§ **Provided records**:
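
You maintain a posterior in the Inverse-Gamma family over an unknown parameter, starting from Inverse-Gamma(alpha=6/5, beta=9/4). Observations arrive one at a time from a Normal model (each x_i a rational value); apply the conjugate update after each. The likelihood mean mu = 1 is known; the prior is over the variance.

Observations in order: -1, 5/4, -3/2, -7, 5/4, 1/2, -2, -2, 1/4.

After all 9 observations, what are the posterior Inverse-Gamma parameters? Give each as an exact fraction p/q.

obs 1: x=-1 → posterior Inverse-Gamma(17/10, 17/4)
obs 2: x=5/4 → posterior Inverse-Gamma(11/5, 137/32)
obs 3: x=-3/2 → posterior Inverse-Gamma(27/10, 237/32)
obs 4: x=-7 → posterior Inverse-Gamma(16/5, 1261/32)
obs 5: x=5/4 → posterior Inverse-Gamma(37/10, 631/16)
obs 6: x=1/2 → posterior Inverse-Gamma(21/5, 633/16)
obs 7: x=-2 → posterior Inverse-Gamma(47/10, 705/16)
obs 8: x=-2 → posterior Inverse-Gamma(26/5, 777/16)
obs 9: x=1/4 → posterior Inverse-Gamma(57/10, 1563/32)

alpha=57/10, beta=1563/32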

§ **Task prompt**: Copy the line containing "After all 9" and every line after it, through the last line of the records. Include nothing else.

§ **Problem solution**:
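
After all 9 observations, what are the posterior Inverse-Gamma parameters? Give each as an exact fraction p/q.

obs 1: x=-1 → posterior Inverse-Gamma(17/10, 17/4)
obs 2: x=5/4 → posterior Inverse-Gamma(11/5, 137/32)
obs 3: x=-3/2 → posterior Inverse-Gamma(27/10, 237/32)
obs 4: x=-7 → posterior Inverse-Gamma(16/5, 1261/32)
obs 5: x=5/4 → posterior Inverse-Gamma(37/10, 631/16)
obs 6: x=1/2 → posterior Inverse-Gamma(21/5, 633/16)
obs 7: x=-2 → posterior Inverse-Gamma(47/10, 705/16)
obs 8: x=-2 → posterior Inverse-Gamma(26/5, 777/16)
obs 9: x=1/4 → posterior Inverse-Gamma(57/10, 1563/32)

alpha=57/10, beta=1563/32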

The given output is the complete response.